WHAT YOU HAVE TO DO
All of the records should be restated word for word.

RECORD SET
= Beginning of Section =

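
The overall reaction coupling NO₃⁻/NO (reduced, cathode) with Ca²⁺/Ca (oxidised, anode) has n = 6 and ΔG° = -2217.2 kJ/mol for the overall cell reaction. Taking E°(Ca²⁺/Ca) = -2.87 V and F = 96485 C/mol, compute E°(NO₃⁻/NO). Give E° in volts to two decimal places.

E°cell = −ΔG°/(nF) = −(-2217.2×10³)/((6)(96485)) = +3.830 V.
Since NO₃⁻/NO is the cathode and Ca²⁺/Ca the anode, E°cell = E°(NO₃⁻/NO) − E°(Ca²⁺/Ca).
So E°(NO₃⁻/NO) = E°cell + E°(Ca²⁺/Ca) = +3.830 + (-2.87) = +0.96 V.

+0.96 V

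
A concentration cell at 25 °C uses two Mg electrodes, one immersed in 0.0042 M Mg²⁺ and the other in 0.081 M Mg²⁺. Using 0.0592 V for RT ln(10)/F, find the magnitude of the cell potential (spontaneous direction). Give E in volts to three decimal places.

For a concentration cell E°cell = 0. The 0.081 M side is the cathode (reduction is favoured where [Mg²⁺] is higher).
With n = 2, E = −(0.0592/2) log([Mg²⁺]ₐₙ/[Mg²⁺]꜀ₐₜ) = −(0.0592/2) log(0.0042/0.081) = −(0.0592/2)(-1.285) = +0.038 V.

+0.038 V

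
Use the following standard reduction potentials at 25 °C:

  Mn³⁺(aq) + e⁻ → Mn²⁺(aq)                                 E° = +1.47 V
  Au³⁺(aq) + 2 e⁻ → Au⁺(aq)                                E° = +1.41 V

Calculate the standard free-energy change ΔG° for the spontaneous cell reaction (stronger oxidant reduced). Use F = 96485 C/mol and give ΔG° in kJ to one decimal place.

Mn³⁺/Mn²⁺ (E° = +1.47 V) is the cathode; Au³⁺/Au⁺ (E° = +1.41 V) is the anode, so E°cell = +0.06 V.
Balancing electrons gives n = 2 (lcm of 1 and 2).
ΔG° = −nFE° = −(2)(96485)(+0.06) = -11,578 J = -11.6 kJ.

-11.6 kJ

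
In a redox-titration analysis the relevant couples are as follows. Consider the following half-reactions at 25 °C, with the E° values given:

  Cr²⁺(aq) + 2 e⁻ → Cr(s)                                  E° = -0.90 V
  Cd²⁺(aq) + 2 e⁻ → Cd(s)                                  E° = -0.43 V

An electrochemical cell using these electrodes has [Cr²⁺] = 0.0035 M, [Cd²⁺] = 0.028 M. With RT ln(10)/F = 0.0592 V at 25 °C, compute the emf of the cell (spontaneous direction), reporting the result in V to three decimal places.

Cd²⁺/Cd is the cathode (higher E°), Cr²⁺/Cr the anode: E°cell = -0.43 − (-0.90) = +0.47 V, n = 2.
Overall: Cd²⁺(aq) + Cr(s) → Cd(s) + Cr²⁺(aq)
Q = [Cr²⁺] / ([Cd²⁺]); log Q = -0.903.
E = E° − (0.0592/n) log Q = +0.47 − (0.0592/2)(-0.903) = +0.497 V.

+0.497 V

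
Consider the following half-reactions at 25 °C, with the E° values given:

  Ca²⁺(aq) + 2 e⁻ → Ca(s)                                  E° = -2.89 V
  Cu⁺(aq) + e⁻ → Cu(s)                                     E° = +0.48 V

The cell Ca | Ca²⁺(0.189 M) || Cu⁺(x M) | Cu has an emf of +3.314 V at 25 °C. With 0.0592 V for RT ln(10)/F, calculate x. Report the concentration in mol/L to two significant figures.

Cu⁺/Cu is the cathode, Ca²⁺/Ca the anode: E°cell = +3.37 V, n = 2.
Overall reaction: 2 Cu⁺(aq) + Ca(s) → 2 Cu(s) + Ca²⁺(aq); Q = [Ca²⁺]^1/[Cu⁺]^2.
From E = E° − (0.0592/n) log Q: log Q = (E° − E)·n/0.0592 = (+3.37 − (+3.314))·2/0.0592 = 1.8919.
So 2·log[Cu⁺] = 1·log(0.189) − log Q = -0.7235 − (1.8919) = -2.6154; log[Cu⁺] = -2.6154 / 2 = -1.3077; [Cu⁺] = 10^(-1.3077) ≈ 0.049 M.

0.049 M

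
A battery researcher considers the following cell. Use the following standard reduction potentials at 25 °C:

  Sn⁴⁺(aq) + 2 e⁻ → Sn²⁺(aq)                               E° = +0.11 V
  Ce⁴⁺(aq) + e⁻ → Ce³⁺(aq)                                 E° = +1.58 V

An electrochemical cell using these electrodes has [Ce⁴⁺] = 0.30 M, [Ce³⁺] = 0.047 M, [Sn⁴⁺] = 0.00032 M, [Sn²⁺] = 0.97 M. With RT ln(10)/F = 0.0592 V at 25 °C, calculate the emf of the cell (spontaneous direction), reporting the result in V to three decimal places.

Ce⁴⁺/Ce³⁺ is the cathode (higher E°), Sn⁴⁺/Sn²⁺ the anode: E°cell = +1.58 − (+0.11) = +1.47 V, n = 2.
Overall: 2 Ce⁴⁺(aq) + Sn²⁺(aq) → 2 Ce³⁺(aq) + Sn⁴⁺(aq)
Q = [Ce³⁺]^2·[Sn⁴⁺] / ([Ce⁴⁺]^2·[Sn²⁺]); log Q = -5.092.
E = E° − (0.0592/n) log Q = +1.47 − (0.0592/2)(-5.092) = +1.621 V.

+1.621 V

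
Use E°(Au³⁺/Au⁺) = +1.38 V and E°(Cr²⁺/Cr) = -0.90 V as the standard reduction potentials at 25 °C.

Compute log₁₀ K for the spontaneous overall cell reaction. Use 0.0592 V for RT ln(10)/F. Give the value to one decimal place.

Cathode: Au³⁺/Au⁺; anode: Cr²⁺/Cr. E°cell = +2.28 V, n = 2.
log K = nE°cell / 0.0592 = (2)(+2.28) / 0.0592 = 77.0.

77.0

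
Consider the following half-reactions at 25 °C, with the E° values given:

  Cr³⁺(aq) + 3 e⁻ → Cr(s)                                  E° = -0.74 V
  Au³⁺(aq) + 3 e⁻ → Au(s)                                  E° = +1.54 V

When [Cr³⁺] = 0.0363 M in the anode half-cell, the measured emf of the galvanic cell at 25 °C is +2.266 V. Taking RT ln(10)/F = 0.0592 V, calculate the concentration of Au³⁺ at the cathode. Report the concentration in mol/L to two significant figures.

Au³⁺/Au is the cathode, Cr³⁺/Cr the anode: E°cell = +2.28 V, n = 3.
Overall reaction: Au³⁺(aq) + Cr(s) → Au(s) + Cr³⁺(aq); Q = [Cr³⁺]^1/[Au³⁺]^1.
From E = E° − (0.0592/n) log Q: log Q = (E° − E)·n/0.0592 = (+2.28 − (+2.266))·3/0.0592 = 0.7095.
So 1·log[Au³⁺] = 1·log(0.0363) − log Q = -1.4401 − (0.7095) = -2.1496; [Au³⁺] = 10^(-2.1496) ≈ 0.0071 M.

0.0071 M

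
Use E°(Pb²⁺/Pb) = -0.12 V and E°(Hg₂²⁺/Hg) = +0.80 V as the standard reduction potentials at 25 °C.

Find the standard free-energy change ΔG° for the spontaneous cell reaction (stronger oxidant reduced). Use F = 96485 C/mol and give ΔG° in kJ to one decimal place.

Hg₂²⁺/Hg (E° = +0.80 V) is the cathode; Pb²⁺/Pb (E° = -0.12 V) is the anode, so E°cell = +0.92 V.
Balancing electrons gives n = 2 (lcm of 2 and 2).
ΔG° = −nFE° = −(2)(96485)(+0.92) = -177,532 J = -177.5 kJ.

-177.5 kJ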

= End of Section =

SOLUTION BELOW
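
The overall reaction coupling NO₃⁻/NO (reduced, cathode) with Ca²⁺/Ca (oxidised, anode) has n = 6 and ΔG° = -2217.2 kJ/mol for the overall cell reaction. Taking E°(Ca²⁺/Ca) = -2.87 V and F = 96485 C/mol, compute E°(NO₃⁻/NO). Give E° in volts to two decimal places.

E°cell = −ΔG°/(nF) = −(-2217.2×10³)/((6)(96485)) = +3.830 V.
Since NO₃⁻/NO is the cathode and Ca²⁺/Ca the anode, E°cell = E°(NO₃⁻/NO) − E°(Ca²⁺/Ca).
So E°(NO₃⁻/NO) = E°cell + E°(Ca²⁺/Ca) = +3.830 + (-2.87) = +0.96 V.

+0.96 V

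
A concentration cell at 25 °C uses two Mg electrodes, one immersed in 0.0042 M Mg²⁺ and the other in 0.081 M Mg²⁺. Using 0.0592 V for RT ln(10)/F, find the magnitude of the cell potential (spontaneous direction). Give E in volts to three decimal places.

For a concentration cell E°cell = 0. The 0.081 M side is the cathode (reduction is favoured where [Mg²⁺] is higher).
With n = 2, E = −(0.0592/2) log([Mg²⁺]ₐₙ/[Mg²⁺]꜀ₐₜ) = −(0.0592/2) log(0.0042/0.081) = −(0.0592/2)(-1.285) = +0.038 V.

+0.038 V

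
Use the following standard reduction potentials at 25 °C:

  Mn³⁺(aq) + e⁻ → Mn²⁺(aq)                                 E° = +1.47 V
  Au³⁺(aq) + 2 e⁻ → Au⁺(aq)                                E° = +1.41 V

Calculate the standard free-energy change ΔG° for the spontaneous cell reaction (stronger oxidant reduced). Use F = 96485 C/mol and give ΔG° in kJ to one decimal place.

Mn³⁺/Mn²⁺ (E° = +1.47 V) is the cathode; Au³⁺/Au⁺ (E° = +1.41 V) is the anode, so E°cell = +0.06 V.
Balancing electrons gives n = 2 (lcm of 1 and 2).
ΔG° = −nFE° = −(2)(96485)(+0.06) = -11,578 J = -11.6 kJ.

-11.6 kJ

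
In a redox-titration analysis the relevant couples are as follows. Consider the following half-reactions at 25 °C, with the E° values given:

  Cr²⁺(aq) + 2 e⁻ → Cr(s)                                  E° = -0.90 V
  Cd²⁺(aq) + 2 e⁻ → Cd(s)                                  E° = -0.43 V

An electrochemical cell using these electrodes has [Cr²⁺] = 0.0035 M, [Cd²⁺] = 0.028 M. With RT ln(10)/F = 0.0592 V at 25 °C, compute the emf of the cell (spontaneous direction), reporting the result in V to three decimal places.

Cd²⁺/Cd is the cathode (higher E°), Cr²⁺/Cr the anode: E°cell = -0.43 − (-0.90) = +0.47 V, n = 2.
Overall: Cd²⁺(aq) + Cr(s) → Cd(s) + Cr²⁺(aq)
Q = [Cr²⁺] / ([Cd²⁺]); log Q = -0.903.
E = E° − (0.0592/n) log Q = +0.47 − (0.0592/2)(-0.903) = +0.497 V.

+0.497 V

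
Consider the following half-reactions at 25 °C, with the E° values given:

  Ca²⁺(aq) + 2 e⁻ → Ca(s)                                  E° = -2.89 V
  Cu⁺(aq) + e⁻ → Cu(s)                                     E° = +0.48 V

The cell Ca | Ca²⁺(0.189 M) || Cu⁺(x M) | Cu has an emf of +3.314 V at 25 °C. With 0.0592 V for RT ln(10)/F, calculate x. Report the concentration in mol/L to two significant figures.

Cu⁺/Cu is the cathode, Ca²⁺/Ca the anode: E°cell = +3.37 V, n = 2.
Overall reaction: 2 Cu⁺(aq) + Ca(s) → 2 Cu(s) + Ca²⁺(aq); Q = [Ca²⁺]^1/[Cu⁺]^2.
From E = E° − (0.0592/n) log Q: log Q = (E° − E)·n/0.0592 = (+3.37 − (+3.314))·2/0.0592 = 1.8919.
So 2·log[Cu⁺] = 1·log(0.189) − log Q = -0.7235 − (1.8919) = -2.6154; log[Cu⁺] = -2.6154 / 2 = -1.3077; [Cu⁺] = 10^(-1.3077) ≈ 0.049 M.

0.049 M

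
A battery researcher considers the following cell. Use the following standard reduction potentials at 25 °C:

  Sn⁴⁺(aq) + 2 e⁻ → Sn²⁺(aq)                               E° = +0.11 V
  Ce⁴⁺(aq) + e⁻ → Ce³⁺(aq)                                 E° = +1.58 V

An electrochemical cell using these electrodes has [Ce⁴⁺] = 0.30 M, [Ce³⁺] = 0.047 M, [Sn⁴⁺] = 0.00032 M, [Sn²⁺] = 0.97 M. With RT ln(10)/F = 0.0592 V at 25 °C, calculate the emf of the cell (spontaneous direction), reporting the result in V to three decimal places.

Ce⁴⁺/Ce³⁺ is the cathode (higher E°), Sn⁴⁺/Sn²⁺ the anode: E°cell = +1.58 − (+0.11) = +1.47 V, n = 2.
Overall: 2 Ce⁴⁺(aq) + Sn²⁺(aq) → 2 Ce³⁺(aq) + Sn⁴⁺(aq)
Q = [Ce³⁺]^2·[Sn⁴⁺] / ([Ce⁴⁺]^2·[Sn²⁺]); log Q = -5.092.
E = E° − (0.0592/n) log Q = +1.47 − (0.0592/2)(-5.092) = +1.621 V.

+1.621 V

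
Use E°(Au³⁺/Au⁺) = +1.38 V and E°(Cr²⁺/Cr) = -0.90 V as the standard reduction potentials at 25 °C.

Compute log₁₀ K for the spontaneous overall cell reaction. Use 0.0592 V for RT ln(10)/F. Give the value to one decimal place.

Cathode: Au³⁺/Au⁺; anode: Cr²⁺/Cr. E°cell = +2.28 V, n = 2.
log K = nE°cell / 0.0592 = (2)(+2.28) / 0.0592 = 77.0.

77.0

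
Consider the following half-reactions at 25 °C, with the E° values given:

  Cr³⁺(aq) + 3 e⁻ → Cr(s)                                  E° = -0.74 V
  Au³⁺(aq) + 3 e⁻ → Au(s)                                  E° = +1.54 V

When [Cr³⁺] = 0.0363 M in the anode half-cell, the measured emf of the galvanic cell at 25 °C is +2.266 V. Taking RT ln(10)/F = 0.0592 V, calculate the concentration of Au³⁺ at the cathode. Report the concentration in mol/L to two significant figures.

Au³⁺/Au is the cathode, Cr³⁺/Cr the anode: E°cell = +2.28 V, n = 3.
Overall reaction: Au³⁺(aq) + Cr(s) → Au(s) + Cr³⁺(aq); Q = [Cr³⁺]^1/[Au³⁺]^1.
From E = E° − (0.0592/n) log Q: log Q = (E° − E)·n/0.0592 = (+2.28 − (+2.266))·3/0.0592 = 0.7095.
So 1·log[Au³⁺] = 1·log(0.0363) − log Q = -1.4401 − (0.7095) = -2.1496; [Au³⁺] = 10^(-2.1496) ≈ 0.0071 M.

0.0071 M

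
Use E°(Pb²⁺/Pb) = -0.12 V and E°(Hg₂²⁺/Hg) = +0.80 V as the standard reduction potentials at 25 °C.

Find the standard free-energy change ΔG° for the spontaneous cell reaction (stronger oxidant reduced). Use F = 96485 C/mol and give ΔG° in kJ to one decimal place.

Hg₂²⁺/Hg (E° = +0.80 V) is the cathode; Pb²⁺/Pb (E° = -0.12 V) is the anode, so E°cell = +0.92 V.
Balancing electrons gives n = 2 (lcm of 2 and 2).
ΔG° = −nFE° = −(2)(96485)(+0.92) = -177,532 J = -177.5 kJ.

-177.5 kJ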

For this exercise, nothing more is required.